YOUR GOAL: Lines from the one containing "Factor 1027 completely" through the last one in the data below: write them out word for word, and only them.
• • •
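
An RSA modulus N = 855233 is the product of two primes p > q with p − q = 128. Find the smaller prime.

863

Since p = q + 128, we have 855233 = q(q + 128), so q² + 128q − 855233 = 0.
Discriminant: 128² + 4·855233 = 16384 + 3420932 = 3437316; √3437316 = 1854.
q = (−128 + 1854)/2 = 863, and p = q + 128 = 991.
Check: 863 · 991 = 855233.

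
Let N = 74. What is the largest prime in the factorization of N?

37

74 = 2 · 37
37 is prime.
So 74 = 2 · 37; the largest prime factor is 37.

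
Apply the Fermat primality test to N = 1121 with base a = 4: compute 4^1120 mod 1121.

1111

4^1 ≡ 4 (mod 1121)
4^2 ≡ 4^2 = 16 ≡ 16 (mod 1121)
4^4 ≡ 16^2 = 256 ≡ 256 (mod 1121)
4^8 ≡ 256^2 = 65536 ≡ 518 (mod 1121)
4^16 ≡ 518^2 = 268324 ≡ 405 (mod 1121)
4^32 ≡ 405^2 = 164025 ≡ 359 (mod 1121)
4^64 ≡ 359^2 = 128881 ≡ 1087 (mod 1121)
4^128 ≡ 1087^2 = 1181569 ≡ 35 (mod 1121)
4^256 ≡ 35^2 = 1225 ≡ 104 (mod 1121)
4^512 ≡ 104^2 = 10816 ≡ 727 (mod 1121)
4^1024 ≡ 727^2 = 528529 ≡ 538 (mod 1121)
1120 = 1024 + 64 + 32 in binary powers of 2.
So 4^1120 ≡ 538 · 1087 · 359 ≡ 1111 (mod 1121).
Since 1111 ≠ 1, base 4 is a Fermat witness: 1121 is composite.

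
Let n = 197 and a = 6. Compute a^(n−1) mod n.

1

6^1 ≡ 6 (mod 197)
6^2 ≡ 6^2 = 36 ≡ 36 (mod 197)
6^4 ≡ 36^2 = 1296 ≡ 114 (mod 197)
6^8 ≡ 114^2 = 12996 ≡ 191 (mod 197)
6^16 ≡ 191^2 = 36481 ≡ 36 (mod 197)
6^32 ≡ 36^2 = 1296 ≡ 114 (mod 197)
6^64 ≡ 114^2 = 12996 ≡ 191 (mod 197)
6^128 ≡ 191^2 = 36481 ≡ 36 (mod 197)
196 = 128 + 64 + 4 in binary powers of 2.
So 6^196 ≡ 36 · 191 · 114 ≡ 1 (mod 197).
Since the result is 1, base 6 gives no evidence that 197 is composite.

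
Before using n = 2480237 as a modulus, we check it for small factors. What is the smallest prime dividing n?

47

2480237 is odd.
Digit sum 26, not divisible by 3.
Ends in 7: not divisible by 5.
7: 2480237 = 7·354319 + 4
11: 2480237 = 11·225476 + 1
13: 2480237 = 13·190787 + 6
17: 2480237 = 17·145896 + 5
19: 2480237 = 19·130538 + 15
23: 2480237 = 23·107836 + 9
29: 2480237 = 29·85525 + 12
31: 2480237 = 31·80007 + 20
37: 2480237 = 37·67033 + 16
41: 2480237 = 41·60493 + 24
43: 2480237 = 43·57679 + 40
47: 2480237 = 47·52771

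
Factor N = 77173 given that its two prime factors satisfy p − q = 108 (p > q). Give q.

229

Since p = q + 108, we have 77173 = q(q + 108), so q² + 108q − 77173 = 0.
Discriminant: 108² + 4·77173 = 11664 + 308692 = 320356; √320356 = 566.
q = (−108 + 566)/2 = 229, and p = q + 108 = 337.
Check: 229 · 337 = 77173.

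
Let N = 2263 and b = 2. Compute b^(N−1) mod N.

1833

2^1 ≡ 2 (mod 2263)
2^2 ≡ 2^2 = 4 ≡ 4 (mod 2263)
2^4 ≡ 4^2 = 16 ≡ 16 (mod 2263)
2^8 ≡ 16^2 = 256 ≡ 256 (mod 2263)
2^16 ≡ 256^2 = 65536 ≡ 2172 (mod 2263)
2^32 ≡ 2172^2 = 4717584 ≡ 1492 (mod 2263)
2^64 ≡ 1492^2 = 2226064 ≡ 1535 (mod 2263)
2^128 ≡ 1535^2 = 2356225 ≡ 442 (mod 2263)
2^256 ≡ 442^2 = 195364 ≡ 746 (mod 2263)
2^512 ≡ 746^2 = 556516 ≡ 2081 (mod 2263)
2^1024 ≡ 2081^2 = 4330561 ≡ 1442 (mod 2263)
2^2048 ≡ 1442^2 = 2079364 ≡ 1930 (mod 2263)
2262 = 2048 + 128 + 64 + 16 + 4 + 2 in binary powers of 2.
So 2^2262 ≡ 1930 · 442 · 1535 · 2172 · 16 · 4 ≡ 1833 (mod 2263).
Since 1833 ≠ 1, base 2 is a Fermat witness: 2263 is composite.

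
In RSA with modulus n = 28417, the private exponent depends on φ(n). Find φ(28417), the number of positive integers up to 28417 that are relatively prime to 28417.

Factor: 28417 = 157 · 181.
φ(28417) = (157−1) · (181−1) = 156 · 180 = 28080.

28080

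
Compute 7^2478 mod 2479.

528

7^1 ≡ 7 (mod 2479)
7^2 ≡ 7^2 = 49 ≡ 49 (mod 2479)
7^4 ≡ 49^2 = 2401 ≡ 2401 (mod 2479)
7^8 ≡ 2401^2 = 5764801 ≡ 1126 (mod 2479)
7^16 ≡ 1126^2 = 1267876 ≡ 1107 (mod 2479)
7^32 ≡ 1107^2 = 1225449 ≡ 823 (mod 2479)
7^64 ≡ 823^2 = 677329 ≡ 562 (mod 2479)
7^128 ≡ 562^2 = 315844 ≡ 1011 (mod 2479)
7^256 ≡ 1011^2 = 1022121 ≡ 773 (mod 2479)
7^512 ≡ 773^2 = 597529 ≡ 90 (mod 2479)
7^1024 ≡ 90^2 = 8100 ≡ 663 (mod 2479)
7^2048 ≡ 663^2 = 439569 ≡ 786 (mod 2479)
2478 = 2048 + 256 + 128 + 32 + 8 + 4 + 2 in binary powers of 2.
So 7^2478 ≡ 786 · 773 · 1011 · 823 · 1126 · 2401 · 49 ≡ 528 (mod 2479).
Since 528 ≠ 1, base 7 is a Fermat witness: 2479 is composite.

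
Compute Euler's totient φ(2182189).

2127456

Factor: 2182189 = 73 · 167 · 179.
φ(2182189) = (73−1) · (167−1) · (179−1) = 72 · 166 · 178 = 2127456.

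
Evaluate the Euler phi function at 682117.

Factor: 682117 = 41 · 127 · 131.
φ(682117) = (41−1) · (127−1) · (131−1) = 40 · 126 · 130 = 655200.

655200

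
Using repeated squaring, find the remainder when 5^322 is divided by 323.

5^1 ≡ 5 (mod 323)
5^2 ≡ 5^2 = 25 ≡ 25 (mod 323)
5^4 ≡ 25^2 = 625 ≡ 302 (mod 323)
5^8 ≡ 302^2 = 91204 ≡ 118 (mod 323)
5^16 ≡ 118^2 = 13924 ≡ 35 (mod 323)
5^32 ≡ 35^2 = 1225 ≡ 256 (mod 323)
5^64 ≡ 256^2 = 65536 ≡ 290 (mod 323)
5^128 ≡ 290^2 = 84100 ≡ 120 (mod 323)
5^256 ≡ 120^2 = 14400 ≡ 188 (mod 323)
322 = 256 + 64 + 2 in binary powers of 2.
So 5^322 ≡ 188 · 290 · 25 ≡ 263 (mod 323).
Since 263 ≠ 1, base 5 is a Fermat witness: 323 is composite.

263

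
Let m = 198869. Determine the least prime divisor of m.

198869 is odd.
Digit sum 41, not divisible by 3.
Ends in 9: not divisible by 5.
7: 198869 = 7·28409 + 6
11: 198869 = 11·18079

11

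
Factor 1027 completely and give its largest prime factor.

1027 = 13 · 79
79 is prime.
So 1027 = 13 · 79; the largest prime factor is 79.

79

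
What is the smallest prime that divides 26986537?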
• • •
PROBLEM SOLUTION:
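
Factor 1027 completely and give its largest prime factor.

1027 = 13 · 79
79 is prime.
So 1027 = 13 · 79; the largest prime factor is 79.

79

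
What is the smallest prime that divides 26986537?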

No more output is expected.